[ACTIVITY]:
For the string "floor", find every matching line in the records and copy it.

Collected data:
☆ ☆ ☆ ☆ ☆

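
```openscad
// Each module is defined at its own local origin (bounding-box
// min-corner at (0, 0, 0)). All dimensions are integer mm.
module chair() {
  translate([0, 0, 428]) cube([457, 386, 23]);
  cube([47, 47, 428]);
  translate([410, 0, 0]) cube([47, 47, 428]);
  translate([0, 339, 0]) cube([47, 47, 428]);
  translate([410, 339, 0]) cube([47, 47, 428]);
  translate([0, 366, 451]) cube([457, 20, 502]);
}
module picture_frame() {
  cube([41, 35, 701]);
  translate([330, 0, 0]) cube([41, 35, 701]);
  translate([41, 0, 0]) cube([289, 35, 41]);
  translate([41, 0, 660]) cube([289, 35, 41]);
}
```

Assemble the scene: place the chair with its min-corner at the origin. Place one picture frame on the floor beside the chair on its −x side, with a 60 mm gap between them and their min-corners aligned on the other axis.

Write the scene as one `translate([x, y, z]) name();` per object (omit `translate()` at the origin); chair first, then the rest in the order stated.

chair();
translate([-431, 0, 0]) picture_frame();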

☆ ☆ ☆ ☆ ☆

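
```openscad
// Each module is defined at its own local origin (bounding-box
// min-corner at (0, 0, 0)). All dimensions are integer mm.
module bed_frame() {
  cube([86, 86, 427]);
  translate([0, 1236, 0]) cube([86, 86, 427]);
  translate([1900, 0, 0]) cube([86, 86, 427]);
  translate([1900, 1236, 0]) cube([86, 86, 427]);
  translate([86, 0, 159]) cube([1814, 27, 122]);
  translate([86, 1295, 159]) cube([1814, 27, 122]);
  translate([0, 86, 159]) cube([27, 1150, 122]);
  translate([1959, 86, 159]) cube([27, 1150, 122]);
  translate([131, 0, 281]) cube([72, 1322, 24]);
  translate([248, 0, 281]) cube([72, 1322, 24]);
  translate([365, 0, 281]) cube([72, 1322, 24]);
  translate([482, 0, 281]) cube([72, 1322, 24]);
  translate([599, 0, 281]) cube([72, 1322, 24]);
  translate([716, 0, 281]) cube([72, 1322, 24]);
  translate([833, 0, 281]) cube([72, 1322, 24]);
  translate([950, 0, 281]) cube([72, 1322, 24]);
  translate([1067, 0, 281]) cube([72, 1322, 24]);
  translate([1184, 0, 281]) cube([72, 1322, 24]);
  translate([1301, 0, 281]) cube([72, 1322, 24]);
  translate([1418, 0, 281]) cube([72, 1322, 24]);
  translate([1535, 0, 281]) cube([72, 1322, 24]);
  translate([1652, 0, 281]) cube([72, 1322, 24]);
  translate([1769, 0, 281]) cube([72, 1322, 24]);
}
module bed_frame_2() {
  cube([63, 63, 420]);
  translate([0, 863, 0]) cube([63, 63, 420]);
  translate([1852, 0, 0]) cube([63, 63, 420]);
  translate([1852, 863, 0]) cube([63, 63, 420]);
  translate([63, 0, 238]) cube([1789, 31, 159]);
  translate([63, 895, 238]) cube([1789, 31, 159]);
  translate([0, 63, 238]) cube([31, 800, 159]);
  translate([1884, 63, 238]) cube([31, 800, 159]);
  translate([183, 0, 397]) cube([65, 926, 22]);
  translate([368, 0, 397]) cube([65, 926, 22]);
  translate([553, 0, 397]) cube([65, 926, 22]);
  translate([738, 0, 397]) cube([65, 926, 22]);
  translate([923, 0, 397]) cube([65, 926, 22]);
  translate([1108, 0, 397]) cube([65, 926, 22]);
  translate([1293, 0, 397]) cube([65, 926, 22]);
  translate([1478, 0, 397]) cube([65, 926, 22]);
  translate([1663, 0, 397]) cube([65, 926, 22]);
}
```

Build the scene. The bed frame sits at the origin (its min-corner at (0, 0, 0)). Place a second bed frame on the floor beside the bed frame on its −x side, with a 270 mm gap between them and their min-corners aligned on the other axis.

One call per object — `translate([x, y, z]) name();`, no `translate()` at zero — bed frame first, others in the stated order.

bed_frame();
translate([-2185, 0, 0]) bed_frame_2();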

☆ ☆ ☆ ☆ ☆

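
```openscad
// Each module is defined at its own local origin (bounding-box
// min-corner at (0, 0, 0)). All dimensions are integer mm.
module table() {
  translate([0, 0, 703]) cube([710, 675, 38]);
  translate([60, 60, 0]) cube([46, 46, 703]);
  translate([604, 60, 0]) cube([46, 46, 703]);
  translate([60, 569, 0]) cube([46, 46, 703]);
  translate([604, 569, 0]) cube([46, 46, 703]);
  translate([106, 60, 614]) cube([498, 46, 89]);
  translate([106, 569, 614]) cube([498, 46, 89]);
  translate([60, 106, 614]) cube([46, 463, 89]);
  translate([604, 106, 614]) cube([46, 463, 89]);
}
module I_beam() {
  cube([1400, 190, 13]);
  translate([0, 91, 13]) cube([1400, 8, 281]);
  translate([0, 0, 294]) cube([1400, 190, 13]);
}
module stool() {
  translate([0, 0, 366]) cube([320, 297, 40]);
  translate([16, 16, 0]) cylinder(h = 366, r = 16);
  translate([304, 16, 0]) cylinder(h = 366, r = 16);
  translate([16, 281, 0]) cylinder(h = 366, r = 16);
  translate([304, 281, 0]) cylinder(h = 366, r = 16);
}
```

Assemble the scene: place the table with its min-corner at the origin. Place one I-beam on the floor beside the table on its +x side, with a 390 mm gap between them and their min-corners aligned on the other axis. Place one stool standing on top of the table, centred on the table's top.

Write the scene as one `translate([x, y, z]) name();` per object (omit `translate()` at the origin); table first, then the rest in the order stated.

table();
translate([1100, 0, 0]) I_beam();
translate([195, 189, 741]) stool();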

☆ ☆ ☆ ☆ ☆

[REPLY TO THE TASK]:
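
Assemble the scene: place the chair with its min-corner at the origin. Place one picture frame on the floor beside the chair on its −x side, with a 60 mm gap between them and their min-corners aligned on the other axis.
Build the scene. The bed frame sits at the origin (its min-corner at (0, 0, 0)). Place a second bed frame on the floor beside the bed frame on its −x side, with a 270 mm gap between them and their min-corners aligned on the other axis.
Assemble the scene: place the table with its min-corner at the origin. Place one I-beam on the floor beside the table on its +x side, with a 390 mm gap between them and their min-corners aligned on the other axis. Place one stool standing on top of the table, centred on the table's top.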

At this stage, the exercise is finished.